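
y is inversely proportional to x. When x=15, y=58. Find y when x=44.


Inverse proportion: x × y = constant
k = 15 × 58 = 870
y₂ = k / 44 = 870 / 44
= 19.77

19.77


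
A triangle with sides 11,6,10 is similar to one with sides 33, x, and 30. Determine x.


Scale factor = 33/11 = 3
Missing side = 6 × 3
= 18.0

18.0


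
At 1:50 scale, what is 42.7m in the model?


Model size = real / scale
= 42.7 / 50
= 0.8540 m

0.8540 m


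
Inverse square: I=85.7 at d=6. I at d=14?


I₁d₁² = I₂d₂²
I₂ = I₁ × (d₁/d₂)²
= 85.7 × (6/14)²
= 85.7 × 36/196
= 3085.2/196
≈ 15.7408

15.7408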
* * * * * * * * *
Work request:
Set down, word for word, the line that contains "A triangle with" and all lines after it up to the end of the listing.

Answer to this exercise:
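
A triangle with sides 11,6,10 is similar to one with sides 33, x, and 30. Determine x.


Scale factor = 33/11 = 3
Missing side = 6 × 3
= 18.0

18.0


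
At 1:50 scale, what is 42.7m in the model?


Model size = real / scale
= 42.7 / 50
= 0.8540 m

0.8540 m


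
Inverse square: I=85.7 at d=6. I at d=14?


I₁d₁² = I₂d₂²
I₂ = I₁ × (d₁/d₂)²
= 85.7 × (6/14)²
= 85.7 × 36/196
= 3085.2/196
≈ 15.7408

15.7408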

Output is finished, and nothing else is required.